-- HOW TO COMPLETE THIS TASK --
Below is a block of entries; repeat exactly the lines starting at the line that contains "((877 - 798" and ending at the line that contains "90 + 62 + 576 / 902 = 68840 / 451 = 152.64", both included.
================================
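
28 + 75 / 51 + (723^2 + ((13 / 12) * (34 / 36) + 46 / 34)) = 1919577829 / 3672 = 522760.85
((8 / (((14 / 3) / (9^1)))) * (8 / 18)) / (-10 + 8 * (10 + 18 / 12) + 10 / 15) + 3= 669 / 217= 3.08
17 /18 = 0.94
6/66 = 1/11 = 0.09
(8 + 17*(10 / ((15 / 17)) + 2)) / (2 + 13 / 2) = 1408 / 51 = 27.61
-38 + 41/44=-1631/44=-37.07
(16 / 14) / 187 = 8 / 1309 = 0.01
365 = 365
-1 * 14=-14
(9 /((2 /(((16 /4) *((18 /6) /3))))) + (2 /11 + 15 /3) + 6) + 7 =398 /11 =36.18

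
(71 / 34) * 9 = 639 / 34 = 18.79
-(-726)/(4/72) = 13068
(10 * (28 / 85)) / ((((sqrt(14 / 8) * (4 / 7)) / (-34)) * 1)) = -56 * sqrt(7) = -148.16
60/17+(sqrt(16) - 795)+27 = -760.47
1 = 1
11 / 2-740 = -1469 / 2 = -734.50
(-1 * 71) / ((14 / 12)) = -426 / 7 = -60.86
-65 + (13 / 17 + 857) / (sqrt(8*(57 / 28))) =-65 + 7291*sqrt(798) / 969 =147.55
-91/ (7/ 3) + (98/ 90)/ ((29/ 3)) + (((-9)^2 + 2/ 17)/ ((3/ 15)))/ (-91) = -4166911/ 96135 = -43.34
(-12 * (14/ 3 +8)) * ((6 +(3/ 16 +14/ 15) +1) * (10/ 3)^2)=-13715.19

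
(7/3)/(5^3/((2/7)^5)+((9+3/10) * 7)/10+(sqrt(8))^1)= 294151664800/8277283330106667 - 8960000 * sqrt(2)/8277283330106667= 0.00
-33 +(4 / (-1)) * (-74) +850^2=722763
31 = 31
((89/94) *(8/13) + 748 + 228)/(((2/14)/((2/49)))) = 279.02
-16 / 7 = -2.29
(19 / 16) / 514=19 / 8224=0.00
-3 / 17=-0.18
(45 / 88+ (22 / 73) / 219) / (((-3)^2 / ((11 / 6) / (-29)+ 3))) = 5049457 / 30179952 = 0.17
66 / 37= 1.78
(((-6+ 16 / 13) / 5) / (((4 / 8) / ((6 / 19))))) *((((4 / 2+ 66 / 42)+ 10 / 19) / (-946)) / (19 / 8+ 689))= 324384 / 85943570713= 0.00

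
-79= -79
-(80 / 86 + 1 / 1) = -83 / 43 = -1.93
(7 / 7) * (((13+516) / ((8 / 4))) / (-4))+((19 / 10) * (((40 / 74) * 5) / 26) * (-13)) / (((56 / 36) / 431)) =-1611031 / 2072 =-777.52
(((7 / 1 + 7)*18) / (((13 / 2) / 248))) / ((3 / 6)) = 249984 / 13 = 19229.54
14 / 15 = 0.93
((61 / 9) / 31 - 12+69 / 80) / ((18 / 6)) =-243709 / 66960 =-3.64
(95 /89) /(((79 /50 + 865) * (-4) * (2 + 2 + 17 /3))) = -2375 /74554766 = -0.00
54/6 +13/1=22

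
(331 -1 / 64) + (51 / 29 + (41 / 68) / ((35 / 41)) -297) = 40251689 / 1104320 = 36.45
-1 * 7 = -7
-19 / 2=-9.50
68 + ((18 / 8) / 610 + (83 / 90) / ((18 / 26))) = 2740705 / 39528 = 69.34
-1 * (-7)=7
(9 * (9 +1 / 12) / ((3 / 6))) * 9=2943 / 2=1471.50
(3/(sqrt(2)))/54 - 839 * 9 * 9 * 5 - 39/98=-33299949/98 + sqrt(2)/36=-339795.36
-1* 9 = -9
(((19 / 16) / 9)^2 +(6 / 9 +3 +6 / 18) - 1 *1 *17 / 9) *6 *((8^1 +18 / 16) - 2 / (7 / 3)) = 105.59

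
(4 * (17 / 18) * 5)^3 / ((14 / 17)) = 41760500 / 5103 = 8183.52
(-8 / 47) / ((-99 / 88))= 64 / 423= 0.15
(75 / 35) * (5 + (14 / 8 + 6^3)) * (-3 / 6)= -238.66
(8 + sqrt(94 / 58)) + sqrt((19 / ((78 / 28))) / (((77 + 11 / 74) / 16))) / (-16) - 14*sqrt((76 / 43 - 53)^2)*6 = -184708 / 43 - sqrt(121740619) / 148434 + sqrt(1363) / 29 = -4294.34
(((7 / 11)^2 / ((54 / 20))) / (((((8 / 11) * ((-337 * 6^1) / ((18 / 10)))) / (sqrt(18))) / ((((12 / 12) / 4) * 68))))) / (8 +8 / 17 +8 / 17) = -14161 * sqrt(2) / 13523136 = -0.00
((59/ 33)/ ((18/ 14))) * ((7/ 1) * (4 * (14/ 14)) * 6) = 23128/ 99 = 233.62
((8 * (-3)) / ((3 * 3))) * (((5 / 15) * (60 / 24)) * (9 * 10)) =-200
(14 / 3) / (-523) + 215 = 337321 / 1569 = 214.99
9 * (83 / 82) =747 / 82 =9.11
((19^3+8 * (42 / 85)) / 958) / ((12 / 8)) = 583351 / 122145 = 4.78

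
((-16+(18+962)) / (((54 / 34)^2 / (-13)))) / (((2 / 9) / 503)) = -910869622 / 81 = -11245303.98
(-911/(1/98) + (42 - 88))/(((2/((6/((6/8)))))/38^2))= -515935424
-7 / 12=-0.58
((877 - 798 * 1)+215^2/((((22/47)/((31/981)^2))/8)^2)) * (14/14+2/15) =176150372093220263/1680941730192615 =104.79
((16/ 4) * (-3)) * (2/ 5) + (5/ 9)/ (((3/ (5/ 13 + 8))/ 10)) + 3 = 24091/ 1755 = 13.73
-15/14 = -1.07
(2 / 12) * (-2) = -1 / 3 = -0.33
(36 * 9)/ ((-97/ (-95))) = 30780/ 97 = 317.32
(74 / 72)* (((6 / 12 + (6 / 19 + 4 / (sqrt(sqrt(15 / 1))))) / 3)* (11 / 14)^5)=184725497 / 2207229696 + 5958887* 15^(3 / 4) / 217818720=0.29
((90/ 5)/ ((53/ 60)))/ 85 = 216/ 901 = 0.24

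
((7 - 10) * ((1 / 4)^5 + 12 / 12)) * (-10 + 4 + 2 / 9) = 13325 / 768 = 17.35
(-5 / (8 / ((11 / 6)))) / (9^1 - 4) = -11 / 48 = -0.23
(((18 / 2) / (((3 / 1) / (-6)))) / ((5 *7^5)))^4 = 104976 / 49870166436007500625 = 0.00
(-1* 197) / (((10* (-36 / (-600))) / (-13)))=4268.33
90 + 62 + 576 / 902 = 68840 / 451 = 152.64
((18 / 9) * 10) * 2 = 40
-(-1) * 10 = 10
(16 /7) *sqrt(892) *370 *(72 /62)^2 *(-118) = -1810667520 *sqrt(223) /6727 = -4019478.55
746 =746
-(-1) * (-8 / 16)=-1 / 2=-0.50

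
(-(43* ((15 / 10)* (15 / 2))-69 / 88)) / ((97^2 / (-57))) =2422557 / 827992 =2.93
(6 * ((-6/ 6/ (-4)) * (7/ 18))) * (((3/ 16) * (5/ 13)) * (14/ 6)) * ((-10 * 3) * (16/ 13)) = -1225/ 338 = -3.62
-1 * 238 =-238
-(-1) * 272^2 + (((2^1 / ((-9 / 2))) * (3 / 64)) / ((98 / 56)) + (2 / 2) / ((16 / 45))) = 24859565 / 336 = 73986.80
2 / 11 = 0.18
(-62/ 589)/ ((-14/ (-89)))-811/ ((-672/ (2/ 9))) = -23039/ 57456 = -0.40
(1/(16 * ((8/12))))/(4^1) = 3/128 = 0.02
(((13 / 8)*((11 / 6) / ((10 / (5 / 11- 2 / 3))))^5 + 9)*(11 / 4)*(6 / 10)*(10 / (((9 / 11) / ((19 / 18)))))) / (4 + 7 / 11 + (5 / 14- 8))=-2408378332982867707 / 37794383308800000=-63.72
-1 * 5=-5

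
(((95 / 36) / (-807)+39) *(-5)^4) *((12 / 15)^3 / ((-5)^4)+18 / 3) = 265567425731 / 1815750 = 146257.70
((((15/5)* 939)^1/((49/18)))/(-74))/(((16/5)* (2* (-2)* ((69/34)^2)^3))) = 37775295485/2415501600813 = 0.02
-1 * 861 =-861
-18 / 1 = -18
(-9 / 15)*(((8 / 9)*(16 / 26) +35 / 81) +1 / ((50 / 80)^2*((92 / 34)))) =-1.16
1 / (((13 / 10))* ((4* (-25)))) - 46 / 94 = -3037 / 6110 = -0.50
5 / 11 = 0.45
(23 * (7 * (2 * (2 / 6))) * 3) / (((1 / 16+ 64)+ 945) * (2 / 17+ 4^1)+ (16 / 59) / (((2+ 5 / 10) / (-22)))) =12918640 / 166601381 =0.08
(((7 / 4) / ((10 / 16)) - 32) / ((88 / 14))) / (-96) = 511 / 10560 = 0.05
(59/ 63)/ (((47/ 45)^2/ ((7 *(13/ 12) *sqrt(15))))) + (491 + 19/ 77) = 57525 *sqrt(15)/ 8836 + 37826/ 77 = 516.46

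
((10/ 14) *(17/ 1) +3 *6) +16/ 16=218/ 7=31.14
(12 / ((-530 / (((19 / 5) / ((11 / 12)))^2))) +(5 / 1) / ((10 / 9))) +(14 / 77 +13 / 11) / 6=3477596 / 801625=4.34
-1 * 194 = -194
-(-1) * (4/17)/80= 1/340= 0.00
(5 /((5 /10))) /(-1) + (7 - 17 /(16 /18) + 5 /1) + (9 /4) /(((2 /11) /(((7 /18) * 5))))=111 /16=6.94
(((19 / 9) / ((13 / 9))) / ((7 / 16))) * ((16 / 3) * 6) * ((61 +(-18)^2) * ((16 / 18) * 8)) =34242560 / 117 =292671.45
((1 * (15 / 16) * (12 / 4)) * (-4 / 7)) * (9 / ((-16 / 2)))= 405 / 224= 1.81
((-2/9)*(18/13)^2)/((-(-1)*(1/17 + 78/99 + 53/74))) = -2989008/10965227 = -0.27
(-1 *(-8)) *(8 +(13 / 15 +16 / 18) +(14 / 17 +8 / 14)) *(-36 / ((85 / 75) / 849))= -4866685344 / 2023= -2405677.38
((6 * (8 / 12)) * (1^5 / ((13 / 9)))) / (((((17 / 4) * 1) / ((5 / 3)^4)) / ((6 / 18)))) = 10000 / 5967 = 1.68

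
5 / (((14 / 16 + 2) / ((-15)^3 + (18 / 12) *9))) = -134460 / 23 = -5846.09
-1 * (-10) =10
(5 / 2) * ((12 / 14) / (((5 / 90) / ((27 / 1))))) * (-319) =-2325510 / 7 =-332215.71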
================================
-- RESULT --
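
((877 - 798 * 1)+215^2/((((22/47)/((31/981)^2))/8)^2)) * (14/14+2/15) =176150372093220263/1680941730192615 =104.79
((16/ 4) * (-3)) * (2/ 5) + (5/ 9)/ (((3/ (5/ 13 + 8))/ 10)) + 3 = 24091/ 1755 = 13.73
-15/14 = -1.07
(2 / 12) * (-2) = -1 / 3 = -0.33
(36 * 9)/ ((-97/ (-95))) = 30780/ 97 = 317.32
(74 / 72)* (((6 / 12 + (6 / 19 + 4 / (sqrt(sqrt(15 / 1))))) / 3)* (11 / 14)^5)=184725497 / 2207229696 + 5958887* 15^(3 / 4) / 217818720=0.29
((90/ 5)/ ((53/ 60)))/ 85 = 216/ 901 = 0.24

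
((7 - 10) * ((1 / 4)^5 + 12 / 12)) * (-10 + 4 + 2 / 9) = 13325 / 768 = 17.35
(-5 / (8 / ((11 / 6)))) / (9^1 - 4) = -11 / 48 = -0.23
(((18 / 2) / (((3 / 1) / (-6)))) / ((5 *7^5)))^4 = 104976 / 49870166436007500625 = 0.00
(-1* 197) / (((10* (-36 / (-600))) / (-13)))=4268.33
90 + 62 + 576 / 902 = 68840 / 451 = 152.64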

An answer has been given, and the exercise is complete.